■ Exercise directions: Set down exactly, from the records below, the line with "A: P = 43.6" through the line with "B: P = 11.8", and nothing else.

======

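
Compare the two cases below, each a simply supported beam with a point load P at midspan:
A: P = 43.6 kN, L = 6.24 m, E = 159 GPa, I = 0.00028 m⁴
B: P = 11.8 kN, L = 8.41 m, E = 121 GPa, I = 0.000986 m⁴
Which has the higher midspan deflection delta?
Model: a simply supported beam with a point load P at midspan, so delta = (P·L^3) / (48·E·I) (SI units).
  A: delta = (43600 × 6.24^3) / (48 × (1.59 × 10¹¹) × 0.00028) = 0.004957 m = 4.957 mm
  B: delta = (11800 × 8.41^3) / (48 × (1.21 × 10¹¹) × 0.000986) = 0.001226 m = 1.226 mm
4.957 mm > 1.226 mm, so A is larger.
Final answer: A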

======

■ Answer below:
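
A: P = 43.6 kN, L = 6.24 m, E = 159 GPa, I = 0.00028 m⁴
B: P = 11.8 kN, L = 8.41 m, E = 121 GPa, I = 0.000986 m⁴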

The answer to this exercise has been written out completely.